_What is being asked_. Reproduce every line of the material, exactly as given.
+ + + +
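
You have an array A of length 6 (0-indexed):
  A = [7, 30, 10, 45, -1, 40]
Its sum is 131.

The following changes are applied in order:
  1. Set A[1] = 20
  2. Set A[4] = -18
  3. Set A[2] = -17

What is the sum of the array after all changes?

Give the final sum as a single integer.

Initial sum: 131
Change 1: A[1] 30 -> 20, delta = -10, sum = 121
Change 2: A[4] -1 -> -18, delta = -17, sum = 104
Change 3: A[2] 10 -> -17, delta = -27, sum = 77

Answer: 77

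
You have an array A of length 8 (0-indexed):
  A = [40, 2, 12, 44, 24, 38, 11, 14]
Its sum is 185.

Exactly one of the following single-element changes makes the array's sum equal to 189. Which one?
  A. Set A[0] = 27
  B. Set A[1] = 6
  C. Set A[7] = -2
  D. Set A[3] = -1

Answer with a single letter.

Answer: B

Derivation:
Option A: A[0] 40->27, delta=-13, new_sum=185+(-13)=172
Option B: A[1] 2->6, delta=4, new_sum=185+(4)=189 <-- matches target
Option C: A[7] 14->-2, delta=-16, new_sum=185+(-16)=169
Option D: A[3] 44->-1, delta=-45, new_sum=185+(-45)=140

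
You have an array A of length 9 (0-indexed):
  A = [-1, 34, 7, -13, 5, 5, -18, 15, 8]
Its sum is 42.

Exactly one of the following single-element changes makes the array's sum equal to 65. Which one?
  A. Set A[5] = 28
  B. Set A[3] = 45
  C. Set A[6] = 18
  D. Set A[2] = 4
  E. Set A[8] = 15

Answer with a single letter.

Option A: A[5] 5->28, delta=23, new_sum=42+(23)=65 <-- matches target
Option B: A[3] -13->45, delta=58, new_sum=42+(58)=100
Option C: A[6] -18->18, delta=36, new_sum=42+(36)=78
Option D: A[2] 7->4, delta=-3, new_sum=42+(-3)=39
Option E: A[8] 8->15, delta=7, new_sum=42+(7)=49

Answer: A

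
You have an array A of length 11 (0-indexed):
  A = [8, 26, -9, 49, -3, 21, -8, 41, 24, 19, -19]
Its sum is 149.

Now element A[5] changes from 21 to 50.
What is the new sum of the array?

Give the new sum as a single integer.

Old value at index 5: 21
New value at index 5: 50
Delta = 50 - 21 = 29
New sum = old_sum + delta = 149 + (29) = 178

Answer: 178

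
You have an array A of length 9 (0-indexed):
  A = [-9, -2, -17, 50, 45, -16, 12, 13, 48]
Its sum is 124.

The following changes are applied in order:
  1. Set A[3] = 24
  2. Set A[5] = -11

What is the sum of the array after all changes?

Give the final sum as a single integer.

Answer: 103

Derivation:
Initial sum: 124
Change 1: A[3] 50 -> 24, delta = -26, sum = 98
Change 2: A[5] -16 -> -11, delta = 5, sum = 103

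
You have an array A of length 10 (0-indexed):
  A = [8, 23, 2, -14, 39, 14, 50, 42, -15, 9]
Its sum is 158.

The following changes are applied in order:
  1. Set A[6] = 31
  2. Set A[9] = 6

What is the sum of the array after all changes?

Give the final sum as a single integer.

Answer: 136

Derivation:
Initial sum: 158
Change 1: A[6] 50 -> 31, delta = -19, sum = 139
Change 2: A[9] 9 -> 6, delta = -3, sum = 136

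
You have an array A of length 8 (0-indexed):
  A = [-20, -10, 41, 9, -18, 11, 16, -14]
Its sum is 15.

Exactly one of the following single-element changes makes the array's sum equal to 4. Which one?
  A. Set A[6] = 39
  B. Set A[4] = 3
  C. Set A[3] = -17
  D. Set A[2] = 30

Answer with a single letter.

Answer: D

Derivation:
Option A: A[6] 16->39, delta=23, new_sum=15+(23)=38
Option B: A[4] -18->3, delta=21, new_sum=15+(21)=36
Option C: A[3] 9->-17, delta=-26, new_sum=15+(-26)=-11
Option D: A[2] 41->30, delta=-11, new_sum=15+(-11)=4 <-- matches target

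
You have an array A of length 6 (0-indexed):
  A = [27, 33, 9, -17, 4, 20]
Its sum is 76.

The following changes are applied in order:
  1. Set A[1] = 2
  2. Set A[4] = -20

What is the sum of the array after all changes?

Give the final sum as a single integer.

Answer: 21

Derivation:
Initial sum: 76
Change 1: A[1] 33 -> 2, delta = -31, sum = 45
Change 2: A[4] 4 -> -20, delta = -24, sum = 21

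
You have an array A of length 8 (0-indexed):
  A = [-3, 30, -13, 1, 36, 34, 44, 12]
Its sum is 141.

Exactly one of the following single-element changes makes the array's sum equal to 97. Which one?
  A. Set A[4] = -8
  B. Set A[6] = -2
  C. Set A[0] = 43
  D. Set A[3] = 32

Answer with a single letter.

Option A: A[4] 36->-8, delta=-44, new_sum=141+(-44)=97 <-- matches target
Option B: A[6] 44->-2, delta=-46, new_sum=141+(-46)=95
Option C: A[0] -3->43, delta=46, new_sum=141+(46)=187
Option D: A[3] 1->32, delta=31, new_sum=141+(31)=172

Answer: A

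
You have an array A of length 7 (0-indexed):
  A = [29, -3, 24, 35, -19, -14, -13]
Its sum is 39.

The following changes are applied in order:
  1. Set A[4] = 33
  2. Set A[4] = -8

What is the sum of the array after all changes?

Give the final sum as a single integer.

Initial sum: 39
Change 1: A[4] -19 -> 33, delta = 52, sum = 91
Change 2: A[4] 33 -> -8, delta = -41, sum = 50

Answer: 50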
+ + + +
_Written answer_.
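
You have an array A of length 6 (0-indexed):
  A = [7, 30, 10, 45, -1, 40]
Its sum is 131.

The following changes are applied in order:
  1. Set A[1] = 20
  2. Set A[4] = -18
  3. Set A[2] = -17

What is the sum of the array after all changes?

Give the final sum as a single integer.

Initial sum: 131
Change 1: A[1] 30 -> 20, delta = -10, sum = 121
Change 2: A[4] -1 -> -18, delta = -17, sum = 104
Change 3: A[2] 10 -> -17, delta = -27, sum = 77

Answer: 77

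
You have an array A of length 8 (0-indexed):
  A = [40, 2, 12, 44, 24, 38, 11, 14]
Its sum is 185.

Exactly one of the following single-element changes makes the array's sum equal to 189. Which one?
  A. Set A[0] = 27
  B. Set A[1] = 6
  C. Set A[7] = -2
  D. Set A[3] = -1

Answer with a single letter.

Answer: B

Derivation:
Option A: A[0] 40->27, delta=-13, new_sum=185+(-13)=172
Option B: A[1] 2->6, delta=4, new_sum=185+(4)=189 <-- matches target
Option C: A[7] 14->-2, delta=-16, new_sum=185+(-16)=169
Option D: A[3] 44->-1, delta=-45, new_sum=185+(-45)=140

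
You have an array A of length 9 (0-indexed):
  A = [-1, 34, 7, -13, 5, 5, -18, 15, 8]
Its sum is 42.

Exactly one of the following single-element changes makes the array's sum equal to 65. Which one?
  A. Set A[5] = 28
  B. Set A[3] = 45
  C. Set A[6] = 18
  D. Set A[2] = 4
  E. Set A[8] = 15

Answer with a single letter.

Option A: A[5] 5->28, delta=23, new_sum=42+(23)=65 <-- matches target
Option B: A[3] -13->45, delta=58, new_sum=42+(58)=100
Option C: A[6] -18->18, delta=36, new_sum=42+(36)=78
Option D: A[2] 7->4, delta=-3, new_sum=42+(-3)=39
Option E: A[8] 8->15, delta=7, new_sum=42+(7)=49

Answer: A

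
You have an array A of length 11 (0-indexed):
  A = [8, 26, -9, 49, -3, 21, -8, 41, 24, 19, -19]
Its sum is 149.

Now element A[5] changes from 21 to 50.
What is the new sum of the array?

Give the new sum as a single integer.

Old value at index 5: 21
New value at index 5: 50
Delta = 50 - 21 = 29
New sum = old_sum + delta = 149 + (29) = 178

Answer: 178

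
You have an array A of length 9 (0-indexed):
  A = [-9, -2, -17, 50, 45, -16, 12, 13, 48]
Its sum is 124.

The following changes are applied in order:
  1. Set A[3] = 24
  2. Set A[5] = -11

What is the sum of the array after all changes?

Give the final sum as a single integer.

Answer: 103

Derivation:
Initial sum: 124
Change 1: A[3] 50 -> 24, delta = -26, sum = 98
Change 2: A[5] -16 -> -11, delta = 5, sum = 103

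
You have an array A of length 10 (0-indexed):
  A = [8, 23, 2, -14, 39, 14, 50, 42, -15, 9]
Its sum is 158.

The following changes are applied in order:
  1. Set A[6] = 31
  2. Set A[9] = 6

What is the sum of the array after all changes?

Give the final sum as a single integer.

Answer: 136

Derivation:
Initial sum: 158
Change 1: A[6] 50 -> 31, delta = -19, sum = 139
Change 2: A[9] 9 -> 6, delta = -3, sum = 136

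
You have an array A of length 8 (0-indexed):
  A = [-20, -10, 41, 9, -18, 11, 16, -14]
Its sum is 15.

Exactly one of the following single-element changes makes the array's sum equal to 4. Which one?
  A. Set A[6] = 39
  B. Set A[4] = 3
  C. Set A[3] = -17
  D. Set A[2] = 30

Answer with a single letter.

Answer: D

Derivation:
Option A: A[6] 16->39, delta=23, new_sum=15+(23)=38
Option B: A[4] -18->3, delta=21, new_sum=15+(21)=36
Option C: A[3] 9->-17, delta=-26, new_sum=15+(-26)=-11
Option D: A[2] 41->30, delta=-11, new_sum=15+(-11)=4 <-- matches target

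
You have an array A of length 6 (0-indexed):
  A = [27, 33, 9, -17, 4, 20]
Its sum is 76.

The following changes are applied in order:
  1. Set A[1] = 2
  2. Set A[4] = -20

What is the sum of the array after all changes?

Give the final sum as a single integer.

Answer: 21

Derivation:
Initial sum: 76
Change 1: A[1] 33 -> 2, delta = -31, sum = 45
Change 2: A[4] 4 -> -20, delta = -24, sum = 21

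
You have an array A of length 8 (0-indexed):
  A = [-3, 30, -13, 1, 36, 34, 44, 12]
Its sum is 141.

Exactly one of the following single-element changes makes the array's sum equal to 97. Which one?
  A. Set A[4] = -8
  B. Set A[6] = -2
  C. Set A[0] = 43
  D. Set A[3] = 32

Answer with a single letter.

Option A: A[4] 36->-8, delta=-44, new_sum=141+(-44)=97 <-- matches target
Option B: A[6] 44->-2, delta=-46, new_sum=141+(-46)=95
Option C: A[0] -3->43, delta=46, new_sum=141+(46)=187
Option D: A[3] 1->32, delta=31, new_sum=141+(31)=172

Answer: A

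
You have an array A of length 7 (0-indexed):
  A = [29, -3, 24, 35, -19, -14, -13]
Its sum is 39.

The following changes are applied in order:
  1. Set A[4] = 33
  2. Set A[4] = -8

What is the sum of the array after all changes?

Give the final sum as a single integer.

Initial sum: 39
Change 1: A[4] -19 -> 33, delta = 52, sum = 91
Change 2: A[4] 33 -> -8, delta = -41, sum = 50

Answer: 50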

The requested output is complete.